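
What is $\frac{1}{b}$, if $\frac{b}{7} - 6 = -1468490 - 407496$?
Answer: $- \frac{1}{13131860} \approx -7.6151 \cdot 10^{-8}$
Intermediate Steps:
$b = -13131860$ ($b = 42 + 7 \left(-1468490 - 407496\right) = 42 + 7 \left(-1875986\right) = 42 - 13131902 = -13131860$)
$\frac{1}{b} = \frac{1}{-13131860} = - \frac{1}{13131860}$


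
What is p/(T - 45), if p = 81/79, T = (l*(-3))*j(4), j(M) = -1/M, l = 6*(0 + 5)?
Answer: -18/395 ≈ -0.045570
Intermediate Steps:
l = 30 (l = 6*5 = 30)
T = 45/2 (T = (30*(-3))*(-1/4) = -(-90)/4 = -90*(-1/4) = 45/2 ≈ 22.500)
p = 81/79 (p = 81*(1/79) = 81/79 ≈ 1.0253)
p/(T - 45) = (81/79)/(45/2 - 45) = (81/79)/(-45/2) = -2/45*81/79 = -18/395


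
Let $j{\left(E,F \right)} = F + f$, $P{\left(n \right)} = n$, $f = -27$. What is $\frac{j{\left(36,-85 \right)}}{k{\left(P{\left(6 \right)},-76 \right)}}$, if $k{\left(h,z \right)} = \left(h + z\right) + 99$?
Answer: $- \frac{112}{29} \approx -3.8621$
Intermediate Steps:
$j{\left(E,F \right)} = -27 + F$ ($j{\left(E,F \right)} = F - 27 = -27 + F$)
$k{\left(h,z \right)} = 99 + h + z$
$\frac{j{\left(36,-85 \right)}}{k{\left(P{\left(6 \right)},-76 \right)}} = \frac{-27 - 85}{99 + 6 - 76} = - \frac{112}{29}$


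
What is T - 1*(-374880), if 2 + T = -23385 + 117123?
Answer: 468616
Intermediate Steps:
T = 93736 (T = -2 + (-23385 + 117123) = -2 + 93738 = 93736)
T - 1*(-374880) = 93736 - 1*(-374880) = 93736 + 374880 = 468616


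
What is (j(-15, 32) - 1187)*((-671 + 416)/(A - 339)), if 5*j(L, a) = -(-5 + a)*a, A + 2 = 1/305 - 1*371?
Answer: -105758445/217159 ≈ -487.01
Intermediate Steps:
A = -113764/305 (A = -2 + (1/305 - 1*371) = -2 + (1/305 - 371) = -2 - 113154/305 = -113764/305 ≈ -373.00)
j(L, a) = -a*(-5 + a)/5 (j(L, a) = (-(-5 + a)*a)/5 = (-a*(-5 + a))/5 = -a*(-5 + a)/5)
(j(-15, 32) - 1187)*((-671 + 416)/(A - 339)) = ((⅕)*32*(5 - 1*32) - 1187)*((-671 + 416)/(-113764/305 - 339)) = ((⅕)*32*(5 - 32) - 1187)*(-255/(-217159/305)) = ((⅕)*32*(-27) - 1187)*(-255*(-305/217159)) = (-864/5 - 1187)*(77775/217159) = -6799/5*77775/217159 = -105758445/217159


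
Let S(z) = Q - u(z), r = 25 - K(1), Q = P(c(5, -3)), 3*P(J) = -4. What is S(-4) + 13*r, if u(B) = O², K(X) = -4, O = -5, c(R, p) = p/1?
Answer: 1052/3 ≈ 350.67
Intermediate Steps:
c(R, p) = p (c(R, p) = p*1 = p)
P(J) = -4/3 (P(J) = (⅓)*(-4) = -4/3)
Q = -4/3 ≈ -1.3333
u(B) = 25 (u(B) = (-5)² = 25)
r = 29 (r = 25 - 1*(-4) = 25 + 4 = 29)
S(z) = -79/3 (S(z) = -4/3 - 1*25 = -4/3 - 25 = -79/3)
S(-4) + 13*r = -79/3 + 13*29 = -79/3 + 377 = 1052/3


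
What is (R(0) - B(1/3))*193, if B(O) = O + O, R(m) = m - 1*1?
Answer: -965/3 ≈ -321.67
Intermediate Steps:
R(m) = -1 + m (R(m) = m - 1 = -1 + m)
B(O) = 2*O
(R(0) - B(1/3))*193 = ((-1 + 0) - 2/3)*193 = (-1 - 2/3)*193 = (-1 - 1*⅔)*193 = (-1 - ⅔)*193 = -5/3*193 = -965/3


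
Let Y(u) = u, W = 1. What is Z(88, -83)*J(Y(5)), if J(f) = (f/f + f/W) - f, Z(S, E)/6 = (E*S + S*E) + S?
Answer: -87120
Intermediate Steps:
Z(S, E) = 6*S + 12*E*S (Z(S, E) = 6*((E*S + S*E) + S) = 6*((E*S + E*S) + S) = 6*(2*E*S + S) = 6*(S + 2*E*S) = 6*S + 12*E*S)
J(f) = 1 (J(f) = (f/f + f/1) - f = (1 + f*1) - f = (1 + f) - f = 1)
Z(88, -83)*J(Y(5)) = (6*88*(1 + 2*(-83)))*1 = (6*88*(1 - 166))*1 = (6*88*(-165))*1 = -87120*1 = -87120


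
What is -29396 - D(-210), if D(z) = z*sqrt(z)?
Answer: -29396 + 210*I*sqrt(210) ≈ -29396.0 + 3043.2*I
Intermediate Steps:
D(z) = z**(3/2)
-29396 - D(-210) = -29396 - (-210)**(3/2) = -29396 - (-210)*I*sqrt(210) = -29396 + 210*I*sqrt(210)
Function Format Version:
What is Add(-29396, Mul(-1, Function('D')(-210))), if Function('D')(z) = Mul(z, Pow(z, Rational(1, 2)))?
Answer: Add(-29396, Mul(210, I, Pow(210, Rational(1, 2)))) ≈ Add(-29396., Mul(3043.2, I))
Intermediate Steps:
Function('D')(z) = Pow(z, Rational(3, 2))
Add(-29396, Mul(-1, Function('D')(-210))) = Add(-29396, Mul(-1, Pow(-210, Rational(3, 2)))) = Add(-29396, Mul(-1, Mul(-210, I, Pow(210, Rational(1, 2))))) = Add(-29396, Mul(210, I, Pow(210, Rational(1, 2))))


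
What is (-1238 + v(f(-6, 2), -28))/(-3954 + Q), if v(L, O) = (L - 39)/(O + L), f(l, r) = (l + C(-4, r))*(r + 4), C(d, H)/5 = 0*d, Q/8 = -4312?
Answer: 79157/2460800 ≈ 0.032167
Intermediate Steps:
Q = -34496 (Q = 8*(-4312) = -34496)
C(d, H) = 0 (C(d, H) = 5*(0*d) = 5*0 = 0)
f(l, r) = l*(4 + r) (f(l, r) = (l + 0)*(r + 4) = l*(4 + r))
v(L, O) = (-39 + L)/(L + O)
(-1238 + v(f(-6, 2), -28))/(-3954 + Q) = (-1238 + (-39 - 6*(4 + 2))/(-6*(4 + 2) - 28))/(-3954 - 34496) = (-1238 + (-39 - 6*6)/(-6*6 - 28))/(-38450) = (-1238 + (-39 - 36)/(-36 - 28))*(-1/38450) = (-1238 - 75/(-64))*(-1/38450) = (-1238 - 1/64*(-75))*(-1/38450) = (-1238 + 75/64)*(-1/38450) = -79157/64*(-1/38450) = 79157/2460800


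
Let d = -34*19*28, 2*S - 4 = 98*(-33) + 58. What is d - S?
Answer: -16502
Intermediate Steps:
S = -1586 (S = 2 + (98*(-33) + 58)/2 = 2 + (-3234 + 58)/2 = 2 + (½)*(-3176) = 2 - 1588 = -1586)
d = -18088 (d = -646*28 = -18088)
d - S = -18088 - 1*(-1586) = -18088 + 1586 = -16502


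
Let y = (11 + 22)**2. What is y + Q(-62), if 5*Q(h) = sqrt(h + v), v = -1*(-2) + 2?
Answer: 1089 + I*sqrt(58)/5 ≈ 1089.0 + 1.5232*I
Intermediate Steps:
v = 4 (v = 2 + 2 = 4)
y = 1089 (y = 33**2 = 1089)
Q(h) = sqrt(4 + h)/5 (Q(h) = sqrt(h + 4)/5 = sqrt(4 + h)/5)
y + Q(-62) = 1089 + sqrt(4 - 62)/5 = 1089 + sqrt(-58)/5 = 1089 + (I*sqrt(58))/5 = 1089 + I*sqrt(58)/5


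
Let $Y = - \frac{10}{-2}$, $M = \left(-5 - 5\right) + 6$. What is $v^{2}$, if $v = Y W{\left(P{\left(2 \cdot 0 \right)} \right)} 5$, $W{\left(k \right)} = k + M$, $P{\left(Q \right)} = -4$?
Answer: $40000$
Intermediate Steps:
$M = -4$ ($M = -10 + 6 = -4$)
$W{\left(k \right)} = -4 + k$ ($W{\left(k \right)} = k - 4 = -4 + k$)
$Y = 5$ ($Y = \left(-10\right) \left(- \frac{1}{2}\right) = 5$)
$v = -200$ ($v = 5 \left(-4 - 4\right) 5 = 5 \left(\left(-8\right) 5\right) = 5 \left(-40\right) = -200$)
$v^{2} = \left(-200\right)^{2} = 40000$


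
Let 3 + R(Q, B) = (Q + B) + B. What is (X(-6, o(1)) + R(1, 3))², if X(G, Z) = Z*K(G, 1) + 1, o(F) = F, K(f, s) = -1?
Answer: 16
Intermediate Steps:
R(Q, B) = -3 + Q + 2*B (R(Q, B) = -3 + ((Q + B) + B) = -3 + ((B + Q) + B) = -3 + (Q + 2*B) = -3 + Q + 2*B)
X(G, Z) = 1 - Z (X(G, Z) = Z*(-1) + 1 = -Z + 1 = 1 - Z)
(X(-6, o(1)) + R(1, 3))² = ((1 - 1*1) + (-3 + 1 + 2*3))² = ((1 - 1) + (-3 + 1 + 6))² = (0 + 4)² = 4² = 16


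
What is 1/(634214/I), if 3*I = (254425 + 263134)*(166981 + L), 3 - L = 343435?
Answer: -4348752529/90602 ≈ -47998.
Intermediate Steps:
L = -343432 (L = 3 - 1*343435 = 3 - 343435 = -343432)
I = -30441267703 (I = ((254425 + 263134)*(166981 - 343432))/3 = (517559*(-176451))/3 = (⅓)*(-91323803109) = -30441267703)
1/(634214/I) = 1/(634214/(-30441267703)) = 1/(634214*(-1/30441267703)) = 1/(-90602/4348752529) = -4348752529/90602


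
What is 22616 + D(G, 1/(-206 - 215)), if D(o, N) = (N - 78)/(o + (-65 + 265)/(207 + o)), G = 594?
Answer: 4532072503945/200393474 ≈ 22616.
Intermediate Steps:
D(o, N) = (-78 + N)/(o + 200/(207 + o))
22616 + D(G, 1/(-206 - 215)) = 22616 + (-16146 - 78*594 + 207/(-206 - 215) + 594/(-206 - 215))/(200 + 594**2 + 207*594) = 22616 + (-16146 - 46332 + 207/(-421) + 594/(-421))/(200 + 352836 + 122958) = 22616 + (-16146 - 46332 + 207*(-1/421) - 1/421*594)/475994 = 22616 + (-16146 - 46332 - 207/421 - 594/421)/475994 = 22616 + (1/475994)*(-26304039/421) = 22616 - 26304039/200393474 = 4532072503945/200393474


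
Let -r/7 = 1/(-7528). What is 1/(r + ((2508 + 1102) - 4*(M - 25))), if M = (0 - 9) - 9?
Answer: 7528/28470903 ≈ 0.00026441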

* * *

• _Exercise directions_
Show the lines of the material that contain the word "cdot".

• _Your solution_
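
Answer: $- \frac{1}{13131860} \approx -7.6151 \cdot 10^{-8}$
Let $Y = - \frac{10}{-2}$, $M = \left(-5 - 5\right) + 6$. What is $v^{2}$, if $v = Y W{\left(P{\left(2 \cdot 0 \right)} \right)} 5$, $W{\left(k \right)} = k + M$, $P{\left(Q \right)} = -4$?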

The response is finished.